►

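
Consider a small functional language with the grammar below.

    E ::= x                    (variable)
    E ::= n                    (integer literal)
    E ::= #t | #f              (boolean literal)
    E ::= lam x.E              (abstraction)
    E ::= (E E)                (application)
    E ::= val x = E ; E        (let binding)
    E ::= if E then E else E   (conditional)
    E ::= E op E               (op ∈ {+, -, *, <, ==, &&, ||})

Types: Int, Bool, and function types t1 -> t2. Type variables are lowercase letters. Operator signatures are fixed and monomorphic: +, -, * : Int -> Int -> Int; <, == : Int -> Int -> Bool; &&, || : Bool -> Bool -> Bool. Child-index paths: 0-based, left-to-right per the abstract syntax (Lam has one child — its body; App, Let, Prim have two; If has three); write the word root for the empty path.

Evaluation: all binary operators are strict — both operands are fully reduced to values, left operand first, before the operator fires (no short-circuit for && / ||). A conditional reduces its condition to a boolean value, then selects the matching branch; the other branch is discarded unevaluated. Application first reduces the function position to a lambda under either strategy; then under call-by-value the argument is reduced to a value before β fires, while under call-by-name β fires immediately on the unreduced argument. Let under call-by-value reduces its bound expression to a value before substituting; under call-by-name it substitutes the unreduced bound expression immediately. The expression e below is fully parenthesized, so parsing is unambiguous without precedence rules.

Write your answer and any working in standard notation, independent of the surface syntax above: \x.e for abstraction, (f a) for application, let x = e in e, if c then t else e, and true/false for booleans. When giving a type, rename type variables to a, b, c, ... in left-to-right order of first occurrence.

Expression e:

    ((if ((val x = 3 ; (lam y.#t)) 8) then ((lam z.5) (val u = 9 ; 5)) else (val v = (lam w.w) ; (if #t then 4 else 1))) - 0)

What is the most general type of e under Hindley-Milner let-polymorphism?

Answer: Int

Derivation:
let x : Int
\y._ : a -> Bool
  unify a -> Bool ~ Int -> b
  unify a ~ Int
  unify Bool ~ b
_ _ : Bool
  unify Bool ~ Bool
\z._ : c -> Int
let u : Int
  unify c -> Int ~ Int -> d
  unify c ~ Int
  unify Int ~ d
_ _ : Int
w : e
\w._ : e -> e
let v : forall. e -> e
  unify Bool ~ Bool
  unify Int ~ Int
  unify Int ~ Int
  unify Int ~ Int
  unify Int ~ Int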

◄

Prompt:
Copy each line of the data that includes the word "variables".

Response box:
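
Types: Int, Bool, and function types t1 -> t2. Type variables are lowercase letters. Operator signatures are fixed and monomorphic: +, -, * : Int -> Int -> Int; <, == : Int -> Int -> Bool; &&, || : Bool -> Bool -> Bool. Child-index paths: 0-based, left-to-right per the abstract syntax (Lam has one child — its body; App, Let, Prim have two; If has three); write the word root for the empty path.
Write your answer and any working in standard notation, independent of the surface syntax above: \x.e for abstraction, (f a) for application, let x = e in e, if c then t else e, and true/false for booleans. When giving a type, rename type variables to a, b, c, ... in left-to-right order of first occurrence.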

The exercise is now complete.